Activity: Across the records, find how many lines include the string "them" and answer with only the figure.

Task data:
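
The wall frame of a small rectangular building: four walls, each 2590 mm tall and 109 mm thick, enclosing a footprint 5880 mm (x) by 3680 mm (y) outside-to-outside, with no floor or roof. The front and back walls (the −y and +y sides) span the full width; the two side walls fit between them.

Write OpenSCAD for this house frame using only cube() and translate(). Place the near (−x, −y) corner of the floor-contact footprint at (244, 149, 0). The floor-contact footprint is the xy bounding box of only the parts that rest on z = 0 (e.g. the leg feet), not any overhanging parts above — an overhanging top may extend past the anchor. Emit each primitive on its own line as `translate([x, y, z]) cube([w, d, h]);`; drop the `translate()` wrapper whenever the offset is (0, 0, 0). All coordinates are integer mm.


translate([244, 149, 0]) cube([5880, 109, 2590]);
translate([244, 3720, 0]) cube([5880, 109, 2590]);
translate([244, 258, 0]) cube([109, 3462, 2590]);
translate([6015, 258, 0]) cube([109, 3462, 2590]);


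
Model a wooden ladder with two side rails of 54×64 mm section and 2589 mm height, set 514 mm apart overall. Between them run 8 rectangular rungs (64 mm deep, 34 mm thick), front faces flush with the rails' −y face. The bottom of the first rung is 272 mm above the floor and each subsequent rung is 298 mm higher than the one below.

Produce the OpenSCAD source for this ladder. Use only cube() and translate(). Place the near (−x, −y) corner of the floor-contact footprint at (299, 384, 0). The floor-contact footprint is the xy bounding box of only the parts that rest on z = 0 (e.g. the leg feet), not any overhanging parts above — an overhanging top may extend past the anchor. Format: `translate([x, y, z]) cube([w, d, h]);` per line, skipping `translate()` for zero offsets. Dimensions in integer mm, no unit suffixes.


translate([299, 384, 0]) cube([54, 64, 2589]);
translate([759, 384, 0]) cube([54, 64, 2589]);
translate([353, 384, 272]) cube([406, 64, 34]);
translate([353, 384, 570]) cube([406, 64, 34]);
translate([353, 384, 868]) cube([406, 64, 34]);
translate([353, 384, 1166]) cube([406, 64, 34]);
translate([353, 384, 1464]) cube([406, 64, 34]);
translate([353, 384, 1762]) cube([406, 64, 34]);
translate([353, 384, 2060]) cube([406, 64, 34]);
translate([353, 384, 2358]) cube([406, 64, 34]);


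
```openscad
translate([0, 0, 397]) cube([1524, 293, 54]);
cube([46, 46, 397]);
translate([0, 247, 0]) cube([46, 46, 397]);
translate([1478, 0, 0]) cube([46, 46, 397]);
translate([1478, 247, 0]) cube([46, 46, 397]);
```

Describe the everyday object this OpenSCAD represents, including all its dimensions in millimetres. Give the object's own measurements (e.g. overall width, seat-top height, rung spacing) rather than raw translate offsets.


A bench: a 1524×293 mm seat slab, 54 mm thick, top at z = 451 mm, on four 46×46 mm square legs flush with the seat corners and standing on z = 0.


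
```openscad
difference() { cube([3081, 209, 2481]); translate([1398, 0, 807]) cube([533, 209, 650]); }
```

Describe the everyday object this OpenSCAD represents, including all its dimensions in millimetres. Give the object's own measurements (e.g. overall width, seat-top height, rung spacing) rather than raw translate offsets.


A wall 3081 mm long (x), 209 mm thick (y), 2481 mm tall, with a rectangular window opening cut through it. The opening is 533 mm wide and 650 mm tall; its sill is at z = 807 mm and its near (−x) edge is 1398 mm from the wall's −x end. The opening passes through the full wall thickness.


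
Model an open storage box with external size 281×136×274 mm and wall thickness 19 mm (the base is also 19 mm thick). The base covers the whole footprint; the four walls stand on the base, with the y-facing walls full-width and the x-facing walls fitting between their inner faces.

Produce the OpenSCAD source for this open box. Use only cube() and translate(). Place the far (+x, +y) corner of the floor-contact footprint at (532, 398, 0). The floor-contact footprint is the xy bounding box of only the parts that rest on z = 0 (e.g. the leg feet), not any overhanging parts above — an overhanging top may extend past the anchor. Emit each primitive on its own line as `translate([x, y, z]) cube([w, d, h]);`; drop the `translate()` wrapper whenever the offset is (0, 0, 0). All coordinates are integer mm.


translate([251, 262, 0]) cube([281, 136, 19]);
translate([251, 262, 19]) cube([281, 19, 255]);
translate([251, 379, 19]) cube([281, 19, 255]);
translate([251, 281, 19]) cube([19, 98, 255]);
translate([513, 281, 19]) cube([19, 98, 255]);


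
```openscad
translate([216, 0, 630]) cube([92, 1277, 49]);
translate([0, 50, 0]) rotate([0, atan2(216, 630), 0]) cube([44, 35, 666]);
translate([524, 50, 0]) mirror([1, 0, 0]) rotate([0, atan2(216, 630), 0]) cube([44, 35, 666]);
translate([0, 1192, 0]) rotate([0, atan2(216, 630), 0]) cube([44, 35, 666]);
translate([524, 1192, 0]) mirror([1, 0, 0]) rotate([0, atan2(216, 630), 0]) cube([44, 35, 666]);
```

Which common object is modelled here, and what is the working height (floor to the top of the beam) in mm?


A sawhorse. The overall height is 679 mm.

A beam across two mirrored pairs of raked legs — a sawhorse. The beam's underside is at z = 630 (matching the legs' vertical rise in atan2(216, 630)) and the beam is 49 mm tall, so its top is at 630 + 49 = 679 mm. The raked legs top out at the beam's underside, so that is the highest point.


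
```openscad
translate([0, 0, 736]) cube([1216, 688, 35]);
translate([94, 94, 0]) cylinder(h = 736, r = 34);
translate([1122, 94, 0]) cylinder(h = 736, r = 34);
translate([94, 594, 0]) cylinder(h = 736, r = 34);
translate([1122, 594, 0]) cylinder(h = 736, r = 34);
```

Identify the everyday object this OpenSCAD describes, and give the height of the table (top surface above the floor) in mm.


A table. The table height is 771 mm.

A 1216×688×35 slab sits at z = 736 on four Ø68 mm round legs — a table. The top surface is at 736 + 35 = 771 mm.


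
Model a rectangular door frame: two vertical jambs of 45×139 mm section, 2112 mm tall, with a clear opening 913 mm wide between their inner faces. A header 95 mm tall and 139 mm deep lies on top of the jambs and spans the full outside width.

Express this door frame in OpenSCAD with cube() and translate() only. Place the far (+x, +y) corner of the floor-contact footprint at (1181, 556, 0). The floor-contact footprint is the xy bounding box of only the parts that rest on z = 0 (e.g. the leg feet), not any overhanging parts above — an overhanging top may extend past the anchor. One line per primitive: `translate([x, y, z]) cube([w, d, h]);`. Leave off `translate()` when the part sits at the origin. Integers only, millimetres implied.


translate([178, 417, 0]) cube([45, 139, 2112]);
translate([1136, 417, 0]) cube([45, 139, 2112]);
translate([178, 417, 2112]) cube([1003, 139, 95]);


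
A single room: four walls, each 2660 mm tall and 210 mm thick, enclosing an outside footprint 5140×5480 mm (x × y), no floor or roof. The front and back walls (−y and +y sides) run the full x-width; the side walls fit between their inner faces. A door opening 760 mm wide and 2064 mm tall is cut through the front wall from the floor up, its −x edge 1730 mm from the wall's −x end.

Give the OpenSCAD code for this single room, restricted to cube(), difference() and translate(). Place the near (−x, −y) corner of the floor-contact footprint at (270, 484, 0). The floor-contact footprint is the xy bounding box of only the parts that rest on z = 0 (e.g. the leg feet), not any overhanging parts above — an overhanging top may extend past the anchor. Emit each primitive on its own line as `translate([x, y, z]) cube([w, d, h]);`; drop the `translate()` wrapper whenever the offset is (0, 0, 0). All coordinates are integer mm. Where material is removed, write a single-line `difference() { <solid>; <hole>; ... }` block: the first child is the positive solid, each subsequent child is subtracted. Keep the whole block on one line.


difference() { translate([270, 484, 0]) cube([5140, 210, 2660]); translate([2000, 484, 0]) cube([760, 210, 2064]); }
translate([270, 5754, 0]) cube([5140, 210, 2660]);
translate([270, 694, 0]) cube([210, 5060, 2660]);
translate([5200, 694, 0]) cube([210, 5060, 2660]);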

Output below: 2